→ Work to be completed:
A single stretch of the material below is to be transcribed exactly, starting at the line with "matrix is. The" and ending after the line with "Singular values of A: 10, 160/3209".

- Opening Delimiter -

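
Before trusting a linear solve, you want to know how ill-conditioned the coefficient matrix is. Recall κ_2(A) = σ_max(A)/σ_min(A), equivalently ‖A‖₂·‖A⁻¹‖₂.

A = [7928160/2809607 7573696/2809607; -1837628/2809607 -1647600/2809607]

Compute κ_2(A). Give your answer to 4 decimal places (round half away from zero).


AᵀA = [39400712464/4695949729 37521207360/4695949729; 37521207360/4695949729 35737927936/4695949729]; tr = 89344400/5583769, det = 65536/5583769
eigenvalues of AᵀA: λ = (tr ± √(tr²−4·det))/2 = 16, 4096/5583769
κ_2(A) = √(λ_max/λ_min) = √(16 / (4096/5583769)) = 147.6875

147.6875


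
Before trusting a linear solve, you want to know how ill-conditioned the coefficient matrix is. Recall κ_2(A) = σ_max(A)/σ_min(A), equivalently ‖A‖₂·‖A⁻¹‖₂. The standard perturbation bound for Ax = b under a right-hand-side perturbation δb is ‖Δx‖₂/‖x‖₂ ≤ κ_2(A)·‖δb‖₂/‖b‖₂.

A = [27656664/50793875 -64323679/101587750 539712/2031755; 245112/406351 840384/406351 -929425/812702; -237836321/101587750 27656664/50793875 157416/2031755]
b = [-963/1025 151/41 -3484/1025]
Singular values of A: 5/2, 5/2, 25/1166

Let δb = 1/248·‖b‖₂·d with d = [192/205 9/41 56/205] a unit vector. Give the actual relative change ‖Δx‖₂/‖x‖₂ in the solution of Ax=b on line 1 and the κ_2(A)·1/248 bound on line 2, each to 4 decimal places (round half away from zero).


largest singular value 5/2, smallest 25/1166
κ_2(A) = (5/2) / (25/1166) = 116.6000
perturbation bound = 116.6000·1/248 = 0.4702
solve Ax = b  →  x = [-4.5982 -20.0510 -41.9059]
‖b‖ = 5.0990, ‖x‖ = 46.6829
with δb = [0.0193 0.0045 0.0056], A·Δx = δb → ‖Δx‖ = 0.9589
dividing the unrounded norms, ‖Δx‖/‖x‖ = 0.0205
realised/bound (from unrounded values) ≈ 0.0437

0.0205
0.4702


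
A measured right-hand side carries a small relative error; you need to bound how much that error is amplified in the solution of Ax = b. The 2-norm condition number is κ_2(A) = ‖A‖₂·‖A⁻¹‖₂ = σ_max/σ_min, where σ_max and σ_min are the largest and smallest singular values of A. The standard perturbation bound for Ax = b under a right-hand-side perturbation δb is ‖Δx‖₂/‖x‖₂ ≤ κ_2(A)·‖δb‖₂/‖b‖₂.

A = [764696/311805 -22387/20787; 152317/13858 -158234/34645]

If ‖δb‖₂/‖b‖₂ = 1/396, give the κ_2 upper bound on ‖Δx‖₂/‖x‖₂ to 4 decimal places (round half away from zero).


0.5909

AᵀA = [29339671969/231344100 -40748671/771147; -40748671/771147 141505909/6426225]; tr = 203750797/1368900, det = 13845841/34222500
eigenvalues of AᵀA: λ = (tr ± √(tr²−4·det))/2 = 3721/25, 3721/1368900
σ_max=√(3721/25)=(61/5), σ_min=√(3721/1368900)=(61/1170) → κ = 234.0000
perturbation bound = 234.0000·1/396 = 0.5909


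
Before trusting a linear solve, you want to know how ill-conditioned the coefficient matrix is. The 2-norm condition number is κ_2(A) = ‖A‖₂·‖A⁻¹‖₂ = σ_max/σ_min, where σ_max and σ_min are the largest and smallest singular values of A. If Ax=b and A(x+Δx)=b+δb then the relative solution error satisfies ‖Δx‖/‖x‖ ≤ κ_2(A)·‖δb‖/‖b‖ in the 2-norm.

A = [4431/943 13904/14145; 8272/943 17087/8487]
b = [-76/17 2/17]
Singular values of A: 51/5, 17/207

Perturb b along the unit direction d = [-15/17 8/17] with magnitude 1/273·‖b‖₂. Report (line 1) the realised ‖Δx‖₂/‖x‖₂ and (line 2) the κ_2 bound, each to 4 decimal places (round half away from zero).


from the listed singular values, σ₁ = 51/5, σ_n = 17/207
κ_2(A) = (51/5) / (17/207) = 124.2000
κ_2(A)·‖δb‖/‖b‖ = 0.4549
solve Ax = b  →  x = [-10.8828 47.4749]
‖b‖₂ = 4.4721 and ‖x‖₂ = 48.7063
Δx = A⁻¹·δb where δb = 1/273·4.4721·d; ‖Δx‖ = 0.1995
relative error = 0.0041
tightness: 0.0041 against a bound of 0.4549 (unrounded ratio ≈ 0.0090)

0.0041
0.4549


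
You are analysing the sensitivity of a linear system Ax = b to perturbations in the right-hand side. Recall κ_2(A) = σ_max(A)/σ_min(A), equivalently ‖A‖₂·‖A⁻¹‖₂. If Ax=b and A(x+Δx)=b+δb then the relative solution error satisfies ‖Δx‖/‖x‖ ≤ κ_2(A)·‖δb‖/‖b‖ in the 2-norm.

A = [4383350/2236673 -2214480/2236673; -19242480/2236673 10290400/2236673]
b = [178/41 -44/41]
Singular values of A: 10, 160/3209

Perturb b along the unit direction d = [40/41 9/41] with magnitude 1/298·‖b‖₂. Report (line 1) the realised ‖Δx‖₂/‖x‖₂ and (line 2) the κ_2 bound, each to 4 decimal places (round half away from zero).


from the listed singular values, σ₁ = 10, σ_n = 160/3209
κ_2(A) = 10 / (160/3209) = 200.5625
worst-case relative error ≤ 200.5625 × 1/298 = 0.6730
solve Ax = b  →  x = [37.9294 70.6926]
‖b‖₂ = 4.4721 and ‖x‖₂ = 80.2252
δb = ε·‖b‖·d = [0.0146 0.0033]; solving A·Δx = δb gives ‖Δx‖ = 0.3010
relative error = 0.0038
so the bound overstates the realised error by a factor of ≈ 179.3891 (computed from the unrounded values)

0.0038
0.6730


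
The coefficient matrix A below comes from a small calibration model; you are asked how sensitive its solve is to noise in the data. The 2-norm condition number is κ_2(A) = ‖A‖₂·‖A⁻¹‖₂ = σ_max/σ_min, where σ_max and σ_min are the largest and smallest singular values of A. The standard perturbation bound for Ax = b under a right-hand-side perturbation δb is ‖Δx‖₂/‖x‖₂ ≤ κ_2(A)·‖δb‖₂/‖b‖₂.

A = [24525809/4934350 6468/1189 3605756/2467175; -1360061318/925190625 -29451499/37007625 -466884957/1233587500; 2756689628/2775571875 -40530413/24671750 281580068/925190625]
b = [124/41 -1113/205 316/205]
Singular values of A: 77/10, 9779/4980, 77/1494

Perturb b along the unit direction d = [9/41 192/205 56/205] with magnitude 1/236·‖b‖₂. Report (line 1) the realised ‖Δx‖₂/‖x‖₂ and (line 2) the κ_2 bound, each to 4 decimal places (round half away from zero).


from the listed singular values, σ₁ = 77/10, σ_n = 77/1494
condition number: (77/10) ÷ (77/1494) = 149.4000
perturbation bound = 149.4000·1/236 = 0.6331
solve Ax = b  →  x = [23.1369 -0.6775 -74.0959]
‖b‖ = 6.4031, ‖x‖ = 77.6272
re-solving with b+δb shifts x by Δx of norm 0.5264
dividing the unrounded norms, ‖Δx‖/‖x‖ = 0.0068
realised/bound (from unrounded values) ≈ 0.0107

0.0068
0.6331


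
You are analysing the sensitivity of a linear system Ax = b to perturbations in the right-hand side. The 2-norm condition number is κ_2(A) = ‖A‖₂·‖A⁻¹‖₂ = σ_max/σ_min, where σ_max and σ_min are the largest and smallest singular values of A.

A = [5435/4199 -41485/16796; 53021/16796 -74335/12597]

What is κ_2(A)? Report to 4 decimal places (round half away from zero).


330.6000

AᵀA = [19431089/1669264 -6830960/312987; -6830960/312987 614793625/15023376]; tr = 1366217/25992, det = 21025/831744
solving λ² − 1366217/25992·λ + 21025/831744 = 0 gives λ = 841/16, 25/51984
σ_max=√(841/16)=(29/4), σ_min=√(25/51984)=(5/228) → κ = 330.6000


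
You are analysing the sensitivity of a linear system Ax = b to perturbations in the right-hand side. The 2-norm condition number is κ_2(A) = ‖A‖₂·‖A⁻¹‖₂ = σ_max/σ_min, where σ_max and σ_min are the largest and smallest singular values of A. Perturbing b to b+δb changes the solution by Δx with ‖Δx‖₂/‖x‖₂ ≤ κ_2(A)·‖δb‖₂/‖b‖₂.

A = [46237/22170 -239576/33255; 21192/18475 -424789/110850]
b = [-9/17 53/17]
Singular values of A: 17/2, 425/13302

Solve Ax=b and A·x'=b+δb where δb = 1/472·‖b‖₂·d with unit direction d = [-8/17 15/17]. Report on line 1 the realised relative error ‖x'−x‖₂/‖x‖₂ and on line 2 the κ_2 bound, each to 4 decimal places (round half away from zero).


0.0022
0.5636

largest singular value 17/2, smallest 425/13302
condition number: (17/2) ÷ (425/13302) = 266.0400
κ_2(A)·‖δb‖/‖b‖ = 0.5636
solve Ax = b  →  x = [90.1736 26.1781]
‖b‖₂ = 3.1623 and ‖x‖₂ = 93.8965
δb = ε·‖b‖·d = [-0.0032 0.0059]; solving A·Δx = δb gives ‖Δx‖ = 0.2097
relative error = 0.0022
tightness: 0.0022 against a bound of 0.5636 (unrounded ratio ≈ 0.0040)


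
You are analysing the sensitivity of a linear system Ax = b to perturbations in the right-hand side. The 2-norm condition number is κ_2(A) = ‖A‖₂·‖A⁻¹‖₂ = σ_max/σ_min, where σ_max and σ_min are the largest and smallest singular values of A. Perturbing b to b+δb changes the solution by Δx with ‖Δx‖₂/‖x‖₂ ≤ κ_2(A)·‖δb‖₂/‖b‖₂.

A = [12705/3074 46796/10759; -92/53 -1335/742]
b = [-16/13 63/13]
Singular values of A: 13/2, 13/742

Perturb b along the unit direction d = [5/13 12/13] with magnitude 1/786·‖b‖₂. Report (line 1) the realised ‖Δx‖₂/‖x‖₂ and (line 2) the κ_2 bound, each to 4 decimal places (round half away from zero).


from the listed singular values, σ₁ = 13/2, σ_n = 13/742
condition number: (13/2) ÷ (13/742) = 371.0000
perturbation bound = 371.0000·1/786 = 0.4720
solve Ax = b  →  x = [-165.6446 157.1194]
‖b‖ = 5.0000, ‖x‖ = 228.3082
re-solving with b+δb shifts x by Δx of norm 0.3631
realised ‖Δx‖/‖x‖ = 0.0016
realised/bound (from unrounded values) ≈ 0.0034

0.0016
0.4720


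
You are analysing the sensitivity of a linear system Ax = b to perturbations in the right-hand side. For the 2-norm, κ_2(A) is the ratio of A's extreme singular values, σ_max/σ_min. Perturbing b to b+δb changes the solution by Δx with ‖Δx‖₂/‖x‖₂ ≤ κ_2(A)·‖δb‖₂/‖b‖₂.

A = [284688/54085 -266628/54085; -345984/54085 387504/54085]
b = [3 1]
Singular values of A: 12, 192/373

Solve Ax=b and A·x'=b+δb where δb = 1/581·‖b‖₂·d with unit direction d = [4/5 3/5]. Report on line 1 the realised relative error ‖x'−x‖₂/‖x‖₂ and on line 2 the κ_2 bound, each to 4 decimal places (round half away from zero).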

- Closing Delimiter -

→ Answer space:
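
Before trusting a linear solve, you want to know how ill-conditioned the coefficient matrix is. The 2-norm condition number is κ_2(A) = ‖A‖₂·‖A⁻¹‖₂ = σ_max/σ_min, where σ_max and σ_min are the largest and smallest singular values of A. If Ax=b and A(x+Δx)=b+δb then the relative solution error satisfies ‖Δx‖/‖x‖ ≤ κ_2(A)·‖δb‖/‖b‖ in the 2-norm.

A = [4431/943 13904/14145; 8272/943 17087/8487]
b = [-76/17 2/17]
Singular values of A: 51/5, 17/207

Perturb b along the unit direction d = [-15/17 8/17] with magnitude 1/273·‖b‖₂. Report (line 1) the realised ‖Δx‖₂/‖x‖₂ and (line 2) the κ_2 bound, each to 4 decimal places (round half away from zero).


from the listed singular values, σ₁ = 51/5, σ_n = 17/207
κ_2(A) = (51/5) / (17/207) = 124.2000
κ_2(A)·‖δb‖/‖b‖ = 0.4549
solve Ax = b  →  x = [-10.8828 47.4749]
‖b‖₂ = 4.4721 and ‖x‖₂ = 48.7063
Δx = A⁻¹·δb where δb = 1/273·4.4721·d; ‖Δx‖ = 0.1995
relative error = 0.0041
tightness: 0.0041 against a bound of 0.4549 (unrounded ratio ≈ 0.0090)

0.0041
0.4549


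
You are analysing the sensitivity of a linear system Ax = b to perturbations in the right-hand side. Recall κ_2(A) = σ_max(A)/σ_min(A), equivalently ‖A‖₂·‖A⁻¹‖₂. If Ax=b and A(x+Δx)=b+δb then the relative solution error satisfies ‖Δx‖/‖x‖ ≤ κ_2(A)·‖δb‖/‖b‖ in the 2-norm.

A = [4383350/2236673 -2214480/2236673; -19242480/2236673 10290400/2236673]
b = [178/41 -44/41]
Singular values of A: 10, 160/3209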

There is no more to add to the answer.